→ **To do**: Reproduce only the stretch of entries below that begins at the first line and ends at the line holding "step 4: v=1.0, ω=-0.25, dt=2.0".

→ **Dataset records**:
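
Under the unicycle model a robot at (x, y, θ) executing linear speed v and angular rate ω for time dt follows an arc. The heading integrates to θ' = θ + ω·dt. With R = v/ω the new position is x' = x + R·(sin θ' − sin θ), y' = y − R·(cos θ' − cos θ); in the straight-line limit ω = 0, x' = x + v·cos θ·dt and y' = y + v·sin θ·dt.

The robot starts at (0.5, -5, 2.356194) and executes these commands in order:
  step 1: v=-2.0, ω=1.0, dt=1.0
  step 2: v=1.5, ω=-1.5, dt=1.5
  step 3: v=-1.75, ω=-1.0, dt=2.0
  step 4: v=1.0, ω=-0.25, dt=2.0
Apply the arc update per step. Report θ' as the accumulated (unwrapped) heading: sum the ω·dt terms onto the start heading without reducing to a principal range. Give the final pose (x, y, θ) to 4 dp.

(-0.8757, -6.2285, -1.3938)

step 1: θ'=3.3562 (R=-2.0000) → pose (2.3401, -5.5399, 3.3562)
step 2: θ'=1.1062 (R=-1.0000) → pose (1.2332, -4.1148, 1.1062)
step 3: θ'=-0.8938 (R=1.7500) → pose (-1.6954, -4.4270, -0.8938)
step 4: θ'=-1.3938 (R=-4.0000) → pose (-0.8757, -6.2285, -1.3938)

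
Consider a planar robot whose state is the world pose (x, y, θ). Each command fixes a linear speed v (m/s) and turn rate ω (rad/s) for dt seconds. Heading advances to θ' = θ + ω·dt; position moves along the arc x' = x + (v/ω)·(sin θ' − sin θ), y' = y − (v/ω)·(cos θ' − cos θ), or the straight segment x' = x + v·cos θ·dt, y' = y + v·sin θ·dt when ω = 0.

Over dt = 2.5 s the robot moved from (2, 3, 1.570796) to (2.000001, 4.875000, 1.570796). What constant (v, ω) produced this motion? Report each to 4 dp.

v = 0.7500, ω = 0.0000

Δθ = 1.570796 − 1.570796 = 0.000000
ω = Δθ/dt = 0.000000/2.5 = 0.0000
ω = 0 → v = (Δx·cos θ + Δy·sin θ)/dt = 0.7500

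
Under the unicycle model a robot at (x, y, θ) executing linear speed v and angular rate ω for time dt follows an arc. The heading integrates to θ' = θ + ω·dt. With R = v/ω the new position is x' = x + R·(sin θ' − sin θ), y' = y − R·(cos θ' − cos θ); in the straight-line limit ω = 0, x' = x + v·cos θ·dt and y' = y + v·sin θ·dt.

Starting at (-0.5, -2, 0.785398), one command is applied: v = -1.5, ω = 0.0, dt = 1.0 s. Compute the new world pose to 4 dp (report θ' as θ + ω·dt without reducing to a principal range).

(-1.5607, -3.0607, 0.7854)

θ' = 0.7854 + 0.0·1.0 = 0.7854
ω = 0 → straight: x' = -0.5 + -1.5·cos(0.7854)·1.0 = -1.5607
y' = -2 + -1.5·sin(0.7854)·1.0 = -3.0607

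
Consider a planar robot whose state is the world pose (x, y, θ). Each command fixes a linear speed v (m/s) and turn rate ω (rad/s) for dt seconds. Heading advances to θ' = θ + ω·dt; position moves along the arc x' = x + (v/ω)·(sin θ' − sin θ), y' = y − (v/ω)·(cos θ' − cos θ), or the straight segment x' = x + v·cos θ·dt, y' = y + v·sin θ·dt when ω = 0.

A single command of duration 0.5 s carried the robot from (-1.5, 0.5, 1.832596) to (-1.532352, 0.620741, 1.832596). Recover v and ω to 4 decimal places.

v = 0.2500, ω = 0.0000

Δθ = 1.832596 − 1.832596 = 0.000000
ω = Δθ/dt = 0.000000/0.5 = 0.0000
ω = 0 → v = (Δx·cos θ + Δy·sin θ)/dt = 0.2500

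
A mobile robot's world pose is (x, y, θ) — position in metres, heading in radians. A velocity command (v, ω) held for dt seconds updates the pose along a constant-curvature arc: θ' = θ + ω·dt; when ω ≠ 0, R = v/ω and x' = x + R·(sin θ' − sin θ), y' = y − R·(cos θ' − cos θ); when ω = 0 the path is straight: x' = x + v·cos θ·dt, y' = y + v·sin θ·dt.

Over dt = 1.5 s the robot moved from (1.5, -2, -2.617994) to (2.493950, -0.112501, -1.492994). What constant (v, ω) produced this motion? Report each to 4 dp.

Δθ = -1.492994 − -2.617994 = 1.125000
ω = Δθ/dt = 1.125000/1.5 = 0.7500
R = −Δy/(cos θ' − cos θ) = -2.0000
v = R·ω = -2.0000·0.7500 = -1.5000

v = -1.5000, ω = 0.7500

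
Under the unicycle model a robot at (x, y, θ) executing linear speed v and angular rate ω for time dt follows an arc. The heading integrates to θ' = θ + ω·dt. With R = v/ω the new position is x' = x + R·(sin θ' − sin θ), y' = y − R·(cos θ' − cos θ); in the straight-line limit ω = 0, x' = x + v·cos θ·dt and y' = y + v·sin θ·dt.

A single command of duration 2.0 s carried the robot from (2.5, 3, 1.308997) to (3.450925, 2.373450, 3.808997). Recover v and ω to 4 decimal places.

Δθ = 3.808997 − 1.308997 = 2.500000
ω = Δθ/dt = 2.500000/2.0 = 1.2500
R = Δx/(sin θ' − sin θ) = -0.6000
v = R·ω = -0.6000·1.2500 = -0.7500

v = -0.7500, ω = 1.2500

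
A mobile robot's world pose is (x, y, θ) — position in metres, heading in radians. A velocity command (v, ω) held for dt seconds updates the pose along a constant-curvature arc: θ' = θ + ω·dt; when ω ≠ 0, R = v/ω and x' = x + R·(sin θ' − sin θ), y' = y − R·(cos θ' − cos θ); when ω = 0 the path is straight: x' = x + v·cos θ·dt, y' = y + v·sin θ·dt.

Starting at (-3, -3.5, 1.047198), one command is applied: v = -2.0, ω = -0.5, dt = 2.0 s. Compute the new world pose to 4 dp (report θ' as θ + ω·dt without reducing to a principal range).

(-6.2754, -5.4955, 0.0472)

θ' = 1.0472 + -0.5·2.0 = 0.0472
R = v/ω = -2.0/-0.5 = 4.0000
x' = -3 + 4.0000·(sin 0.0472 − sin 1.0472) = -6.2754
y' = -3.5 − 4.0000·(cos 0.0472 − cos 1.0472) = -5.4955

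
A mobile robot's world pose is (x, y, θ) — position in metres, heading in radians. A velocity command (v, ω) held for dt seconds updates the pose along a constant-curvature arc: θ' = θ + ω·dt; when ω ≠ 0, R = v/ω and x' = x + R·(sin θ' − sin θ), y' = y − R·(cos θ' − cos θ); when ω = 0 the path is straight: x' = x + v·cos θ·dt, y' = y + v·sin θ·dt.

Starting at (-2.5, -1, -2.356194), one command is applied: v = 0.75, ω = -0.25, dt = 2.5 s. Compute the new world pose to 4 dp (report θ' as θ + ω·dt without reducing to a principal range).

θ' = -2.3562 + -0.25·2.5 = -2.9812
R = v/ω = 0.75/-0.25 = -3.0000
x' = -2.5 + -3.0000·(sin -2.9812 − sin -2.3562) = -4.1422
y' = -1 − -3.0000·(cos -2.9812 − cos -2.3562) = -1.8402

(-4.1422, -1.8402, -2.9812)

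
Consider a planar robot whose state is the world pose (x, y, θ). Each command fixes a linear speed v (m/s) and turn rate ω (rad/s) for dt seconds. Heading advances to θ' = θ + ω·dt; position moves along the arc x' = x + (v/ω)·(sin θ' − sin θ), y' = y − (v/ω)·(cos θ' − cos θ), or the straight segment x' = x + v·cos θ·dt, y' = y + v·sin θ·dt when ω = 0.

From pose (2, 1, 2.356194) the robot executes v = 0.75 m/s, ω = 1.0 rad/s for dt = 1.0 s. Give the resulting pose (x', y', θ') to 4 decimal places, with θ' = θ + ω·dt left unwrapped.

θ' = 2.3562 + 1.0·1.0 = 3.3562
R = v/ω = 0.75/1.0 = 0.7500
x' = 2 + 0.7500·(sin 3.3562 − sin 2.3562) = 1.3100
y' = 1 − 0.7500·(cos 3.3562 − cos 2.3562) = 1.2025

(1.3100, 1.2025, 3.3562)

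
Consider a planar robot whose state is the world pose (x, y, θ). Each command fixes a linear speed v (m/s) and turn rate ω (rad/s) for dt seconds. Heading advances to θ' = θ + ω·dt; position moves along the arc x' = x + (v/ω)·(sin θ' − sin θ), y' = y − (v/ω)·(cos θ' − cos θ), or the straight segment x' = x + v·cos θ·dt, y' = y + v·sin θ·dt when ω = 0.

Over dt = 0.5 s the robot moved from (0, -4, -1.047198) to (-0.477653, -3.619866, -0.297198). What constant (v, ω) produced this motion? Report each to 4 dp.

Δθ = -0.297198 − -1.047198 = 0.750000
ω = Δθ/dt = 0.750000/0.5 = 1.5000
R = Δx/(sin θ' − sin θ) = -0.8333
v = R·ω = -0.8333·1.5000 = -1.2500

v = -1.2500, ω = 1.5000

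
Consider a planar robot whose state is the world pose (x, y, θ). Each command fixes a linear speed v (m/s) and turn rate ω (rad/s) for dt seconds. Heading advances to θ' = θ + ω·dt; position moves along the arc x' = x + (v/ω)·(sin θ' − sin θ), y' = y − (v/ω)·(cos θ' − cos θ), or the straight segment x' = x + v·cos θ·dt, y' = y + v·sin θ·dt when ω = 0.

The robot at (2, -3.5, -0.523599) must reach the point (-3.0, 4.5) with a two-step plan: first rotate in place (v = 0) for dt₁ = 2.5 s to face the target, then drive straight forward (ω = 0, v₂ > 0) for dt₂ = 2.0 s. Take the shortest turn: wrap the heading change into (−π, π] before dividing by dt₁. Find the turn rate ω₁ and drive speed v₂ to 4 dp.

heading to target = atan2(4.5−-3.5, -3−2) = 2.1294
Δθ = wrap(2.1294 − -0.5236) = 2.6530; ω₁ = Δθ/dt₁ = 1.0612
distance = √((-3−2)² + (4.5−-3.5)²) = 9.4340; v₂ = distance/dt₂ = 4.7170

ω₁ = 1.0612, v₂ = 4.7170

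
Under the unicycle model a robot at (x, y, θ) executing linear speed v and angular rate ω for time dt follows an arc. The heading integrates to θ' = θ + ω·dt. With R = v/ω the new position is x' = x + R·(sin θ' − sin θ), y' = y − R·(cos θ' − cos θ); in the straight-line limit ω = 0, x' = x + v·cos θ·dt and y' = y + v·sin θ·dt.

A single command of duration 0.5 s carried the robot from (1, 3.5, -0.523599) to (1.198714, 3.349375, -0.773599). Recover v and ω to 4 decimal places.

v = 0.5000, ω = -0.5000

Δθ = -0.773599 − -0.523599 = -0.250000
ω = Δθ/dt = -0.250000/0.5 = -0.5000
R = Δx/(sin θ' − sin θ) = -1.0000
v = R·ω = -1.0000·-0.5000 = 0.5000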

→ **Response box**:
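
Under the unicycle model a robot at (x, y, θ) executing linear speed v and angular rate ω for time dt follows an arc. The heading integrates to θ' = θ + ω·dt. With R = v/ω the new position is x' = x + R·(sin θ' − sin θ), y' = y − R·(cos θ' − cos θ); in the straight-line limit ω = 0, x' = x + v·cos θ·dt and y' = y + v·sin θ·dt.

The robot starts at (0.5, -5, 2.356194) and executes these commands in order:
  step 1: v=-2.0, ω=1.0, dt=1.0
  step 2: v=1.5, ω=-1.5, dt=1.5
  step 3: v=-1.75, ω=-1.0, dt=2.0
  step 4: v=1.0, ω=-0.25, dt=2.0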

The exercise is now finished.